>>
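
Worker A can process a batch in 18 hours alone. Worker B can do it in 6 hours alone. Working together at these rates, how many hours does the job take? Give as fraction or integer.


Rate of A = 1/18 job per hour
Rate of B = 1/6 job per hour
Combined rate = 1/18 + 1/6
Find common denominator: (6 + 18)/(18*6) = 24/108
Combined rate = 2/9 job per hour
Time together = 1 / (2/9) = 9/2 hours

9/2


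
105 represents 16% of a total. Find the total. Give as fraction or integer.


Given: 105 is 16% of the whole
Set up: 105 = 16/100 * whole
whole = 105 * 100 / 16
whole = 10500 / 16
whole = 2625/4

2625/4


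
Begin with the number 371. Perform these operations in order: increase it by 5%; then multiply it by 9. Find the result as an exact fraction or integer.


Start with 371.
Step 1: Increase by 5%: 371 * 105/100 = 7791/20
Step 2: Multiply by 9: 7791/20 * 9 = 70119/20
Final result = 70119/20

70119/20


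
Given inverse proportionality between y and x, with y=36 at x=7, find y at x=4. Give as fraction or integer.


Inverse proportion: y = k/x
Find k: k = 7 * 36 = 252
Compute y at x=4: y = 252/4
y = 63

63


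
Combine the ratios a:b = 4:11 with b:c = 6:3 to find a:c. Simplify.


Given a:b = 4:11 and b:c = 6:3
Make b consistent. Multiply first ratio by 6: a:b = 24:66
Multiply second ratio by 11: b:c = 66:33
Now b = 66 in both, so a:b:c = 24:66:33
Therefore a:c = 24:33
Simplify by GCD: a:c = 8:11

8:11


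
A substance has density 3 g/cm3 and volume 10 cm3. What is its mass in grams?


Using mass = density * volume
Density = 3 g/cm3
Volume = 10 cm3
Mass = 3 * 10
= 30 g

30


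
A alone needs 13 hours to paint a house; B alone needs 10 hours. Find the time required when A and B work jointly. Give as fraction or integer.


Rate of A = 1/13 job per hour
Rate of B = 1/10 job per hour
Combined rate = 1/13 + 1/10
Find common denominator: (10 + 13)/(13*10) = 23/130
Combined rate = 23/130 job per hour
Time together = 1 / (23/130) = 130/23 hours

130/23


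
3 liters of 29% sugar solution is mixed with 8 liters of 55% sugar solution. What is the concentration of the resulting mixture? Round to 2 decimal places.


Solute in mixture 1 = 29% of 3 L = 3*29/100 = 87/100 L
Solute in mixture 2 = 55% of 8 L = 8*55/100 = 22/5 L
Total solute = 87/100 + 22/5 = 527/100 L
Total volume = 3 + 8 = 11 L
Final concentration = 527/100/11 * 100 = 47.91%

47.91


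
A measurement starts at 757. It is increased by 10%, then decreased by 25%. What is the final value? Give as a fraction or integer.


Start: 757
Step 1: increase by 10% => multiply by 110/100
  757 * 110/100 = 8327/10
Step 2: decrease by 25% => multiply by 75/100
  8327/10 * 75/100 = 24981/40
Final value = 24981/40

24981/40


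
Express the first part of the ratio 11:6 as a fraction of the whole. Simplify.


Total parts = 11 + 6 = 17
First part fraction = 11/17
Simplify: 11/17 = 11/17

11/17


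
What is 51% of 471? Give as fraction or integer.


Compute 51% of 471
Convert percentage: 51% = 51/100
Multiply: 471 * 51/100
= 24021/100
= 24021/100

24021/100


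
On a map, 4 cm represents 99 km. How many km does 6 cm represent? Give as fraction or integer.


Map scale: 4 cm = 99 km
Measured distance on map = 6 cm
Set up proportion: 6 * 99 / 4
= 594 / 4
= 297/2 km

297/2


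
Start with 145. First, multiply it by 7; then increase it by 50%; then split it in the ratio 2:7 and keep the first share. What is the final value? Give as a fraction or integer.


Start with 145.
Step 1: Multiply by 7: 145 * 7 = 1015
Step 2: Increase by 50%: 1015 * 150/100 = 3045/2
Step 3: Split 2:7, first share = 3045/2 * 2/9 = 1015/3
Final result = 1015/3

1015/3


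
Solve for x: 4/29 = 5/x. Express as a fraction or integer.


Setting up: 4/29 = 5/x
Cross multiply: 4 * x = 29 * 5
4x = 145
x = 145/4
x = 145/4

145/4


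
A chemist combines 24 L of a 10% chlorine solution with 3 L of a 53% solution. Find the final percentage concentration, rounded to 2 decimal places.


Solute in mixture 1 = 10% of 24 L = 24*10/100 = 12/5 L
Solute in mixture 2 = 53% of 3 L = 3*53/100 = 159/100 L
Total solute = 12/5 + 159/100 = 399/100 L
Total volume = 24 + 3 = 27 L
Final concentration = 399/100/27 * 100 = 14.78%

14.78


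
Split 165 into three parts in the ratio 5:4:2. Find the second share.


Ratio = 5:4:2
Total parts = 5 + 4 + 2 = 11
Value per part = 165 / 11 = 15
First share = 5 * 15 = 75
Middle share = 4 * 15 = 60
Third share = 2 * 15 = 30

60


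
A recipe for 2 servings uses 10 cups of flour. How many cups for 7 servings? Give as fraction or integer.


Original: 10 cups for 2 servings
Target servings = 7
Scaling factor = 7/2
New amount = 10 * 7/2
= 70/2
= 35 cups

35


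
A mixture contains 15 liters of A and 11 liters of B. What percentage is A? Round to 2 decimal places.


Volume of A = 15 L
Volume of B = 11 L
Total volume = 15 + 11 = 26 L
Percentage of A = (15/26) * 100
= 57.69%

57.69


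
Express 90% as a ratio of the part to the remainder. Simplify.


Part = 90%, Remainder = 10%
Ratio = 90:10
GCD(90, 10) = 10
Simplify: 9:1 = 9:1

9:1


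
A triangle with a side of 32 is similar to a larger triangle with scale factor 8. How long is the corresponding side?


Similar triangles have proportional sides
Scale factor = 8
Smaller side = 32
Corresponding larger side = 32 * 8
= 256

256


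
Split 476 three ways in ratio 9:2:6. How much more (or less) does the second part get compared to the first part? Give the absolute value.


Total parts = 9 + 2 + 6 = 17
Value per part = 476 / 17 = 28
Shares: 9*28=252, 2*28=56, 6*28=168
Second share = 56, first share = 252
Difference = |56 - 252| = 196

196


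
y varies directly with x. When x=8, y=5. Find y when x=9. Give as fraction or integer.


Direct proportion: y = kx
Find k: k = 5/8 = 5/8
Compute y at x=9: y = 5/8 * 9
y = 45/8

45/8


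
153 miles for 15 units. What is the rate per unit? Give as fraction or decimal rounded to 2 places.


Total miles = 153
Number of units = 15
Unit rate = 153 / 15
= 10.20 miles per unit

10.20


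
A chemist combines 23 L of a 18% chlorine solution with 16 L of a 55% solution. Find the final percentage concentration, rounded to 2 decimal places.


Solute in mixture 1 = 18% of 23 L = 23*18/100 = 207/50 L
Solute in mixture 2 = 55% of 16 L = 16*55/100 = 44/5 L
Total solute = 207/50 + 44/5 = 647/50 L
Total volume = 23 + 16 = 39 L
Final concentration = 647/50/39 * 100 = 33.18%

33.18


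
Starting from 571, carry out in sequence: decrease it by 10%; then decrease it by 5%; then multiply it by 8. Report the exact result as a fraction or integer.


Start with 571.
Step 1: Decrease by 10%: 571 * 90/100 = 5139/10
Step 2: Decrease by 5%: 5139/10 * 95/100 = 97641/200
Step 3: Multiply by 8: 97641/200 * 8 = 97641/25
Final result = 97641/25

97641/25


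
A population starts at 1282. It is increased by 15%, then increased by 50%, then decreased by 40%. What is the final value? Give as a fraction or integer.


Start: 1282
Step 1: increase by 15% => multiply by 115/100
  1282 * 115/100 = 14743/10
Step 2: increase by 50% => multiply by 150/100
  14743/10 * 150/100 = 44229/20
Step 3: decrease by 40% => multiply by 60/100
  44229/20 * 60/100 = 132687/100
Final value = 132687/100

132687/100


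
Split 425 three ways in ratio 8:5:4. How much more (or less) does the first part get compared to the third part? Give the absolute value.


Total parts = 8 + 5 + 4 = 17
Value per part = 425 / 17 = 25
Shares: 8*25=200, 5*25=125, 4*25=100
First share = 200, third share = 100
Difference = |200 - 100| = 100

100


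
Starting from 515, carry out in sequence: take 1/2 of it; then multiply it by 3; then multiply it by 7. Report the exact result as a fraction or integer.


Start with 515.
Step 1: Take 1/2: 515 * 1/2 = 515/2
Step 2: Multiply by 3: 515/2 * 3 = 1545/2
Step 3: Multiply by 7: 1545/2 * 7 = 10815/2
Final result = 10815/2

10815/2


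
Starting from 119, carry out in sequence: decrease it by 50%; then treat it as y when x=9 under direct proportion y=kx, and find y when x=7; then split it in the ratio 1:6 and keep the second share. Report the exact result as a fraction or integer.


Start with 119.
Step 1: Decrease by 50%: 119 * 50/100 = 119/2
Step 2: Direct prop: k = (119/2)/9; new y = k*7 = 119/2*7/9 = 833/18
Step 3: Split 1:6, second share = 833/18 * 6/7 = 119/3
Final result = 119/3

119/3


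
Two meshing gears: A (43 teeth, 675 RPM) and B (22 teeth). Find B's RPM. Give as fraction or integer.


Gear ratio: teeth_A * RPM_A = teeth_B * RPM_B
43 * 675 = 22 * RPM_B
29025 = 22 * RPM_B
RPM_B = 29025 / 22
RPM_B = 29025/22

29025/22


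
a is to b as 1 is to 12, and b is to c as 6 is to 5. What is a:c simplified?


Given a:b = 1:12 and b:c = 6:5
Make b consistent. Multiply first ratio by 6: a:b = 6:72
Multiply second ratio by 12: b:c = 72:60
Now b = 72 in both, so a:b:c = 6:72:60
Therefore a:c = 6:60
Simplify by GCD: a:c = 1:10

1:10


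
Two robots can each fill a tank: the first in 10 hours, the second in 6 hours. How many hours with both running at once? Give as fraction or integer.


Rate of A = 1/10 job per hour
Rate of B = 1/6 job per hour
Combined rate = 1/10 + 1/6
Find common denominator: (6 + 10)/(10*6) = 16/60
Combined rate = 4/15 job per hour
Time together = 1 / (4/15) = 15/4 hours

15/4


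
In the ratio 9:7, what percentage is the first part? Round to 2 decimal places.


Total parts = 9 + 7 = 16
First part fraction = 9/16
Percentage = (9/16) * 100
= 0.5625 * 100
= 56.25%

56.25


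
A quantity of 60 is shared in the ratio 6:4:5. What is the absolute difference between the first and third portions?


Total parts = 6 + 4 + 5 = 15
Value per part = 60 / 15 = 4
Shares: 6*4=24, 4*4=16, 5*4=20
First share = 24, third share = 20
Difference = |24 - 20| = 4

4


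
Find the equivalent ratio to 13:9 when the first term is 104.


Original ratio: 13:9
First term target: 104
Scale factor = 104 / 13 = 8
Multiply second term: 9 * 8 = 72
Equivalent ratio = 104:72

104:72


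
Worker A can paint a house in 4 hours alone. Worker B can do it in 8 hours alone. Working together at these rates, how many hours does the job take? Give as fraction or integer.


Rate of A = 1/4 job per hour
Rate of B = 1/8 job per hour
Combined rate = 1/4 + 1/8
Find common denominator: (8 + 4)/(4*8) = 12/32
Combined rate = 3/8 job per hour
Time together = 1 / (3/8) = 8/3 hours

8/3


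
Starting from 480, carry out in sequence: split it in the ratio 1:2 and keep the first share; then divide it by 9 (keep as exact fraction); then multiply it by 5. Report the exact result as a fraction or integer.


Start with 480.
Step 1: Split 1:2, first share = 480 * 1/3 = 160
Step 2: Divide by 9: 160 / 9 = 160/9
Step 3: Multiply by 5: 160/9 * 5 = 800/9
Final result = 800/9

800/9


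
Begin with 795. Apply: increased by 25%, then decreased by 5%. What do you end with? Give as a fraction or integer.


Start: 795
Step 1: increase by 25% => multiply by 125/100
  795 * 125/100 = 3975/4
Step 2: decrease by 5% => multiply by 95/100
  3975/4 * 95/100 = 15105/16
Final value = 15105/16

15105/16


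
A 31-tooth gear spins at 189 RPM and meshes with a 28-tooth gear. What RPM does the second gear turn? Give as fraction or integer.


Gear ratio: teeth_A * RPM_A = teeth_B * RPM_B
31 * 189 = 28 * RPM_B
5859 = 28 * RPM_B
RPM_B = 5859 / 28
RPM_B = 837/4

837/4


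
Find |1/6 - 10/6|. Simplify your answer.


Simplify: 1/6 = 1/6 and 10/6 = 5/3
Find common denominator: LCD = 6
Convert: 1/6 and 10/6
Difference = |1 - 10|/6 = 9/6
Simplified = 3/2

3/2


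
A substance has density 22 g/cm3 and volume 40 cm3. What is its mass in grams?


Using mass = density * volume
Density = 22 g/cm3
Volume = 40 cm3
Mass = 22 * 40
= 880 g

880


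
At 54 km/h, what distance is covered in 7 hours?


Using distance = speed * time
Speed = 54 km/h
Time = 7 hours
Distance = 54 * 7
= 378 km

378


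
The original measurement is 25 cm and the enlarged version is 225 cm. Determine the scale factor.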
<<
Aim of the exercise: Please return only the lines from the one with "At 54 km/h, what" through the end of the listing, each exactly as written, first and last included.

Written solution:
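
At 54 km/h, what distance is covered in 7 hours?


Using distance = speed * time
Speed = 54 km/h
Time = 7 hours
Distance = 54 * 7
= 378 km

378


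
The original measurement is 25 cm and the enlarged version is 225 cm. Determine the scale factor.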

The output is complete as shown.